* PROBLEM STATEMENT: Extract the full set of records, then give each one again exactly.

Collected data entries
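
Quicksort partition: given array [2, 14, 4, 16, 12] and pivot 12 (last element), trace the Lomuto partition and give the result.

Lomuto partition with pivot = 12:

Initial array: [2, 14, 4, 16, 12]

arr[0]=2 <= 12: swap with position 0, array becomes [2, 14, 4, 16, 12]
arr[1]=14 > 12: no swap
arr[2]=4 <= 12: swap with position 1, array becomes [2, 4, 14, 16, 12]
arr[3]=16 > 12: no swap

Place pivot at position 2: [2, 4, 12, 16, 14]
Pivot position: 2

After partitioning with pivot 12, the array becomes [2, 4, 12, 16, 14]. The pivot is placed at index 2. All elements to the left of the pivot are <= 12, and all elements to the right are > 12.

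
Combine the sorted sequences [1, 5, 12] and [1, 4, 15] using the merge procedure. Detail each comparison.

Merging process:

Compare 1 vs 1: take 1 from left. Merged: [1]
Compare 5 vs 1: take 1 from right. Merged: [1, 1]
Compare 5 vs 4: take 4 from right. Merged: [1, 1, 4]
Compare 5 vs 15: take 5 from left. Merged: [1, 1, 4, 5]
Compare 12 vs 15: take 12 from left. Merged: [1, 1, 4, 5, 12]
Append remaining from right: [15]. Merged: [1, 1, 4, 5, 12, 15]

Final merged array: [1, 1, 4, 5, 12, 15]
Total comparisons: 5

The merged array is [1, 1, 4, 5, 12, 15], requiring 5 comparisons. The merge step runs in O(n) time where n is the total number of elements.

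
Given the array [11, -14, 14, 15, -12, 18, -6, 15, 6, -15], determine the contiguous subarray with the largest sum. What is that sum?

Using Kadane's algorithm on [11, -14, 14, 15, -12, 18, -6, 15, 6, -15]:

Scanning through the array:
Position 1 (value -14): max_ending_here = -3, max_so_far = 11
Position 2 (value 14): max_ending_here = 14, max_so_far = 14
Position 3 (value 15): max_ending_here = 29, max_so_far = 29
Position 4 (value -12): max_ending_here = 17, max_so_far = 29
Position 5 (value 18): max_ending_here = 35, max_so_far = 35
Position 6 (value -6): max_ending_here = 29, max_so_far = 35
Position 7 (value 15): max_ending_here = 44, max_so_far = 44
Position 8 (value 6): max_ending_here = 50, max_so_far = 50
Position 9 (value -15): max_ending_here = 35, max_so_far = 50

Maximum subarray: [14, 15, -12, 18, -6, 15, 6]
Maximum sum: 50

The maximum subarray is [14, 15, -12, 18, -6, 15, 6] with sum 50. This subarray runs from index 2 to index 8.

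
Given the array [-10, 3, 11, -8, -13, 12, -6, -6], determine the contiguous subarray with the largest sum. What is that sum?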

* REPLY:
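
Quicksort partition: given array [2, 14, 4, 16, 12] and pivot 12 (last element), trace the Lomuto partition and give the result.

Lomuto partition with pivot = 12:

Initial array: [2, 14, 4, 16, 12]

arr[0]=2 <= 12: swap with position 0, array becomes [2, 14, 4, 16, 12]
arr[1]=14 > 12: no swap
arr[2]=4 <= 12: swap with position 1, array becomes [2, 4, 14, 16, 12]
arr[3]=16 > 12: no swap

Place pivot at position 2: [2, 4, 12, 16, 14]
Pivot position: 2

After partitioning with pivot 12, the array becomes [2, 4, 12, 16, 14]. The pivot is placed at index 2. All elements to the left of the pivot are <= 12, and all elements to the right are > 12.

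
Combine the sorted sequences [1, 5, 12] and [1, 4, 15] using the merge procedure. Detail each comparison.

Merging process:

Compare 1 vs 1: take 1 from left. Merged: [1]
Compare 5 vs 1: take 1 from right. Merged: [1, 1]
Compare 5 vs 4: take 4 from right. Merged: [1, 1, 4]
Compare 5 vs 15: take 5 from left. Merged: [1, 1, 4, 5]
Compare 12 vs 15: take 12 from left. Merged: [1, 1, 4, 5, 12]
Append remaining from right: [15]. Merged: [1, 1, 4, 5, 12, 15]

Final merged array: [1, 1, 4, 5, 12, 15]
Total comparisons: 5

The merged array is [1, 1, 4, 5, 12, 15], requiring 5 comparisons. The merge step runs in O(n) time where n is the total number of elements.

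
Given the array [11, -14, 14, 15, -12, 18, -6, 15, 6, -15], determine the contiguous subarray with the largest sum. What is that sum?

Using Kadane's algorithm on [11, -14, 14, 15, -12, 18, -6, 15, 6, -15]:

Scanning through the array:
Position 1 (value -14): max_ending_here = -3, max_so_far = 11
Position 2 (value 14): max_ending_here = 14, max_so_far = 14
Position 3 (value 15): max_ending_here = 29, max_so_far = 29
Position 4 (value -12): max_ending_here = 17, max_so_far = 29
Position 5 (value 18): max_ending_here = 35, max_so_far = 35
Position 6 (value -6): max_ending_here = 29, max_so_far = 35
Position 7 (value 15): max_ending_here = 44, max_so_far = 44
Position 8 (value 6): max_ending_here = 50, max_so_far = 50
Position 9 (value -15): max_ending_here = 35, max_so_far = 50

Maximum subarray: [14, 15, -12, 18, -6, 15, 6]
Maximum sum: 50

The maximum subarray is [14, 15, -12, 18, -6, 15, 6] with sum 50. This subarray runs from index 2 to index 8.

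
Given the array [-10, 3, 11, -8, -13, 12, -6, -6], determine the contiguous subarray with the largest sum. What is that sum?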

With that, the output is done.